→ TASK GOAL: Return all lines in the material below that contain "integers".

→ RECORDS SUPPLIED:
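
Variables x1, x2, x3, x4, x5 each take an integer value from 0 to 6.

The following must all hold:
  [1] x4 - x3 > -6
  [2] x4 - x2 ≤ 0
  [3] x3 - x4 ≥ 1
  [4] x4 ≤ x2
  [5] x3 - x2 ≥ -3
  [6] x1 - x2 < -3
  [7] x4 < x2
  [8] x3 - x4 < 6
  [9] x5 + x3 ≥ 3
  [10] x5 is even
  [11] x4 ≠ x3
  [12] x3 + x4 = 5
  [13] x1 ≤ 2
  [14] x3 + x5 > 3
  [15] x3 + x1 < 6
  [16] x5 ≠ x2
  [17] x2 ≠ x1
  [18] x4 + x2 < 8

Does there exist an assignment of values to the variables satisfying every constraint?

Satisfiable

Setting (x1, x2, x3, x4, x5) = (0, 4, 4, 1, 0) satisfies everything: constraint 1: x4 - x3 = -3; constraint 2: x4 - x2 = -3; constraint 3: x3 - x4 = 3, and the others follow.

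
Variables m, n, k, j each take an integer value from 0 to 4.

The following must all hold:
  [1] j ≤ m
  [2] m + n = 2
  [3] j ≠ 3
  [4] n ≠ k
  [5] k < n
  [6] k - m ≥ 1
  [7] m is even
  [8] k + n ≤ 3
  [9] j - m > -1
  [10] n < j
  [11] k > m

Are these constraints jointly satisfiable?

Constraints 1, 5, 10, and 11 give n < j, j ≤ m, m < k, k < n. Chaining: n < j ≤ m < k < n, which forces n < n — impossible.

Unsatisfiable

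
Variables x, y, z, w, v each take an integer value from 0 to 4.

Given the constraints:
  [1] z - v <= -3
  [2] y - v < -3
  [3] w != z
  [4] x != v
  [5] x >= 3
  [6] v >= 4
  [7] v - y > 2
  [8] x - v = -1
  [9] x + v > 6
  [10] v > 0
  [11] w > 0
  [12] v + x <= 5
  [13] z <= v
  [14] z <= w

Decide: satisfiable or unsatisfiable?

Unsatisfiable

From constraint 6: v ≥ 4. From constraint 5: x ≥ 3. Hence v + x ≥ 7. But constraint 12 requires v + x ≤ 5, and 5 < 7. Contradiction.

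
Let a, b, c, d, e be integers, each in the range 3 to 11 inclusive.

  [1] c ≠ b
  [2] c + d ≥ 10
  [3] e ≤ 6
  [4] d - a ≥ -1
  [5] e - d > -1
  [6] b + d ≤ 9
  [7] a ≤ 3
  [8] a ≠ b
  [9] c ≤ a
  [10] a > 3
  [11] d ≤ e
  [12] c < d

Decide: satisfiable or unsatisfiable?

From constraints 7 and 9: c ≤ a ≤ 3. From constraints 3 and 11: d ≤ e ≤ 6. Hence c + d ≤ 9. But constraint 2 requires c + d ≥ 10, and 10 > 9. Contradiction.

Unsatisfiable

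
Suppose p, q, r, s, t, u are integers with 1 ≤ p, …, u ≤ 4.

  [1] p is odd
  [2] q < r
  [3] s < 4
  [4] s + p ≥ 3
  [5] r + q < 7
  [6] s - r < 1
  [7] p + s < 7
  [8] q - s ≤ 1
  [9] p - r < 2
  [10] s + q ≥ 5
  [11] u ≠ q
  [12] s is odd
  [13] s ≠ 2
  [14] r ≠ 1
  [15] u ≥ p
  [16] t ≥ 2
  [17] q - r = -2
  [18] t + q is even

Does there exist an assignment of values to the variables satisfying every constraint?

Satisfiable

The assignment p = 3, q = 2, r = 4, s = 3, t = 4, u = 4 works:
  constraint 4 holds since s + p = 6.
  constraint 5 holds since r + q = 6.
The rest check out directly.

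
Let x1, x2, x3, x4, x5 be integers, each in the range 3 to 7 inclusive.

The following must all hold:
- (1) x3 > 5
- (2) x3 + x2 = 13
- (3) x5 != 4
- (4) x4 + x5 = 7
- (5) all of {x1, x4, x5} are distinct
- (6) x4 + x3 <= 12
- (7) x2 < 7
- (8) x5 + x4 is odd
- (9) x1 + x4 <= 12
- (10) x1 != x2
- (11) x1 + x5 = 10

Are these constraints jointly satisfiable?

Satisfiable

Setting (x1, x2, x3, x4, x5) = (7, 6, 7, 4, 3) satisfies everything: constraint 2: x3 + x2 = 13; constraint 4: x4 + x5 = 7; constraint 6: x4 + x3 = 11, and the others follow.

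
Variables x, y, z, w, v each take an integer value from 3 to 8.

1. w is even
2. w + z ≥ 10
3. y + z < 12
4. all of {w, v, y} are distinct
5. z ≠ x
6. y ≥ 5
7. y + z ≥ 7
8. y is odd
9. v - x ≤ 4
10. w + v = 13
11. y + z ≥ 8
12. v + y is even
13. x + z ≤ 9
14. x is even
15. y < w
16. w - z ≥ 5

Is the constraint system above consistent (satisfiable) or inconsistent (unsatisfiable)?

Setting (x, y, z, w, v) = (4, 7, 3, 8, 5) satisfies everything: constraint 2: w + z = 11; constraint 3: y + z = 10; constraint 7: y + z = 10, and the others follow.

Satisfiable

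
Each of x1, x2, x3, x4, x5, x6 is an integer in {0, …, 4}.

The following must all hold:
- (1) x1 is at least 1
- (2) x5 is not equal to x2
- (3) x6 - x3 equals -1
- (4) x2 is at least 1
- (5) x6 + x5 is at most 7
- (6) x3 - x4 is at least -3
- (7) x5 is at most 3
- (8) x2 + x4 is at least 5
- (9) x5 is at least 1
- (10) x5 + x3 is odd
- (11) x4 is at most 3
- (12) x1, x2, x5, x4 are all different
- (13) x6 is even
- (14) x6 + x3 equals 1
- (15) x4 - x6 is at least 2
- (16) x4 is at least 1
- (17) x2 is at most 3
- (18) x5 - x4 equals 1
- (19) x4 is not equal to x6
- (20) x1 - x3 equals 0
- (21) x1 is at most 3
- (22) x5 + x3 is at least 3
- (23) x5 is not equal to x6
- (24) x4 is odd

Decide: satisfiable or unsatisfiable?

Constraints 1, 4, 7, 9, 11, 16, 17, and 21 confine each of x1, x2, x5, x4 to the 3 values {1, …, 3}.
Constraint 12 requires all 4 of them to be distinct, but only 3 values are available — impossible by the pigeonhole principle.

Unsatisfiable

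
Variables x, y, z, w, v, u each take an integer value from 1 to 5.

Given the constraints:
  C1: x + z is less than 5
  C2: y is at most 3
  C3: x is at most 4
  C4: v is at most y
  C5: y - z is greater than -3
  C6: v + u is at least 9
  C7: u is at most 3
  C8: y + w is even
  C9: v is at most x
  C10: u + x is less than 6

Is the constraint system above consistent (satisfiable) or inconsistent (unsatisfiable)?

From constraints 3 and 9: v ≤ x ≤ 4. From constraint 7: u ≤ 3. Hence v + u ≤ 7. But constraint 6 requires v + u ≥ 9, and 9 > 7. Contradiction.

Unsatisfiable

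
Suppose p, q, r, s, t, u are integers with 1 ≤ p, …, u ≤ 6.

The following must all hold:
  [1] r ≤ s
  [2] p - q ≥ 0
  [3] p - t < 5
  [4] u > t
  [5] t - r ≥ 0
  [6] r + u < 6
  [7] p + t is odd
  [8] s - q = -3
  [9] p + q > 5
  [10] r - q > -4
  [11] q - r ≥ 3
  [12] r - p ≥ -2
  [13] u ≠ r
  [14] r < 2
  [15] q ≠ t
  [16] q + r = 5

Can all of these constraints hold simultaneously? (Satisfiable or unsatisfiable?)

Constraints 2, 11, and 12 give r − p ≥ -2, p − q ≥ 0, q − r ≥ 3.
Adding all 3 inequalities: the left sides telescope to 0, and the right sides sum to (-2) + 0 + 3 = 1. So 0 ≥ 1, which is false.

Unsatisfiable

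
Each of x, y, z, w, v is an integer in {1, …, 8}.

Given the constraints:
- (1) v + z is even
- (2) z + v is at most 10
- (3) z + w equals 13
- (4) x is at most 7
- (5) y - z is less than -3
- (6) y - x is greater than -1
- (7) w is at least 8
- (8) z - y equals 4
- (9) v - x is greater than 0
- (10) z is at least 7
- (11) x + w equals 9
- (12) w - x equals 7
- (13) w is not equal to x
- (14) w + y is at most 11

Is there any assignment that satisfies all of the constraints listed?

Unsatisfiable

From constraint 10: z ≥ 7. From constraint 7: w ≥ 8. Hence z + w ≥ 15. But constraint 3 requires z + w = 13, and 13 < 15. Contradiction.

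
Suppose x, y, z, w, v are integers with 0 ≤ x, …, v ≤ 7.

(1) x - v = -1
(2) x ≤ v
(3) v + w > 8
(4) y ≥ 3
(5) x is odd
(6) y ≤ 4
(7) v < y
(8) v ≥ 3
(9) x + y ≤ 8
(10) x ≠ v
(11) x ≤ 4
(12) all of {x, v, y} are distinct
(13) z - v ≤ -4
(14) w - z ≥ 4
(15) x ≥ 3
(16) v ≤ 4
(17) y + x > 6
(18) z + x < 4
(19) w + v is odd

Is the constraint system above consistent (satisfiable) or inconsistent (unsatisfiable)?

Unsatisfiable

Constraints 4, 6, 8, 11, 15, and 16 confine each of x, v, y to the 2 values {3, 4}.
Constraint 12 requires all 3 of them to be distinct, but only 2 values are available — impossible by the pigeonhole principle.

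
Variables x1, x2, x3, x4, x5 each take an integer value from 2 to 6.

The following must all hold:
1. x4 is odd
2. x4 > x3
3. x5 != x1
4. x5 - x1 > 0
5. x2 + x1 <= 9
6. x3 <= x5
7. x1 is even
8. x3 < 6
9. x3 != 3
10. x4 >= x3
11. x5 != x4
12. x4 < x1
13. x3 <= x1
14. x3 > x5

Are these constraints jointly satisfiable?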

→ EXERCISE RESULT:
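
Let a, b, c, d, e be integers, each in the range 3 to 11 inclusive.
Suppose p, q, r, s, t, u are integers with 1 ≤ p, …, u ≤ 4.
Let x1, x2, x3, x4, x5 be integers, each in the range 3 to 7 inclusive.
Suppose p, q, r, s, t, u are integers with 1 ≤ p, …, u ≤ 6.
Suppose x, y, z, w, v are integers with 0 ≤ x, …, v ≤ 7.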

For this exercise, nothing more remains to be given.